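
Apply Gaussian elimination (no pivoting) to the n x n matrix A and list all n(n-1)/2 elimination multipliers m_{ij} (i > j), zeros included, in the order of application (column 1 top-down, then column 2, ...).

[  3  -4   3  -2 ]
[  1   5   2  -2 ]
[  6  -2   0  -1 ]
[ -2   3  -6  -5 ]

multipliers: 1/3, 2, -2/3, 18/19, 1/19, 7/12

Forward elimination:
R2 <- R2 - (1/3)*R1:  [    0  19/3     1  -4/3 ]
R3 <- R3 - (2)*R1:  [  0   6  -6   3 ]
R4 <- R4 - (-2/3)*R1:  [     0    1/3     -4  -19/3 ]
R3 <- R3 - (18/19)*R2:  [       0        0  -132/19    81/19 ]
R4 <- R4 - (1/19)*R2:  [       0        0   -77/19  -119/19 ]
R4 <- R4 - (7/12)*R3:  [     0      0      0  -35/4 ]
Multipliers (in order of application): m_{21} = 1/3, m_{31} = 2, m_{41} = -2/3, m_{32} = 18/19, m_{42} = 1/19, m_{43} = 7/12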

______________________________

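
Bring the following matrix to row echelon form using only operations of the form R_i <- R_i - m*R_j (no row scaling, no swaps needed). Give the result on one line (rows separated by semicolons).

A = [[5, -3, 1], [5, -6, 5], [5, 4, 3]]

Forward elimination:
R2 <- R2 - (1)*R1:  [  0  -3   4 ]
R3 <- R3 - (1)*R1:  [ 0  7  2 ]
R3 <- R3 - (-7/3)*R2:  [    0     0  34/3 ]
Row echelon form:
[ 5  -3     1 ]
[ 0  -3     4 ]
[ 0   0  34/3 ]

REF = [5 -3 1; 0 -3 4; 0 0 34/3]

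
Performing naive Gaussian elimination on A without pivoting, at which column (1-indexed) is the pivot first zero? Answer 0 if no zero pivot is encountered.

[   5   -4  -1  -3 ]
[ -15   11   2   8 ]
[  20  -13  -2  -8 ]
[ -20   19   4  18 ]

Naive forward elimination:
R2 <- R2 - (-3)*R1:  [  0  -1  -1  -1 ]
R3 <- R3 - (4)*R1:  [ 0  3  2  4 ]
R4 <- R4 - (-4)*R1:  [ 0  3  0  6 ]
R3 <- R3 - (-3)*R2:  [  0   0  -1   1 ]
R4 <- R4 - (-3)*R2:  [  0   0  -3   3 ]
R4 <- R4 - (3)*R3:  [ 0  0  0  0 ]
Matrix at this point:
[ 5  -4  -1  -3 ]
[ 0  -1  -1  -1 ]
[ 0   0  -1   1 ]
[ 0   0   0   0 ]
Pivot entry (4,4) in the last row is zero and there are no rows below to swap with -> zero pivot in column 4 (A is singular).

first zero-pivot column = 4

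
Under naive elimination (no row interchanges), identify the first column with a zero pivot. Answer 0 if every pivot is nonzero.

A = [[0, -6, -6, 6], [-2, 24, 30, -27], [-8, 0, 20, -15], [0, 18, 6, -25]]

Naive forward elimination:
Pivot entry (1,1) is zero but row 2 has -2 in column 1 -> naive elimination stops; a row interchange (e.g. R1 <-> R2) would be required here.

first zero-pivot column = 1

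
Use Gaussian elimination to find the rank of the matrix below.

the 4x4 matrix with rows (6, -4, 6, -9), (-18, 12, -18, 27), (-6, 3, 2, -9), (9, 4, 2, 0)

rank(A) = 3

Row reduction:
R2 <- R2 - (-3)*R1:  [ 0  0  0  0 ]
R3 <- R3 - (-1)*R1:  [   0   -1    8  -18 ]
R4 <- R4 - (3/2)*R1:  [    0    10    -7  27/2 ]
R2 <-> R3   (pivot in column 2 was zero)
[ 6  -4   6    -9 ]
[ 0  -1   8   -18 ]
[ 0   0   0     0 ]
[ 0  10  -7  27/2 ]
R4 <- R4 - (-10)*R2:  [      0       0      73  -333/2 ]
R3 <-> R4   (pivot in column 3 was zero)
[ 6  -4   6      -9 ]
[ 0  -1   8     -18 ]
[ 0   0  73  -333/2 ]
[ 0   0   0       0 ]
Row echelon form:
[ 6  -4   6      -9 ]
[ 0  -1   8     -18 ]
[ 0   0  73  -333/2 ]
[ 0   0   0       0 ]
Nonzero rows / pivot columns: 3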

______________________________

■ Exercise: Lines containing the word "Gaussian" must be found in the data above and copied.

■ Problem solution:
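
Apply Gaussian elimination (no pivoting) to the n x n matrix A and list all n(n-1)/2 elimination multipliers m_{ij} (i > j), zeros included, in the order of application (column 1 top-down, then column 2, ...).
Performing naive Gaussian elimination on A without pivoting, at which column (1-indexed) is the pivot first zero? Answer 0 if no zero pivot is encountered.
Use Gaussian elimination to find the rank of the matrix below.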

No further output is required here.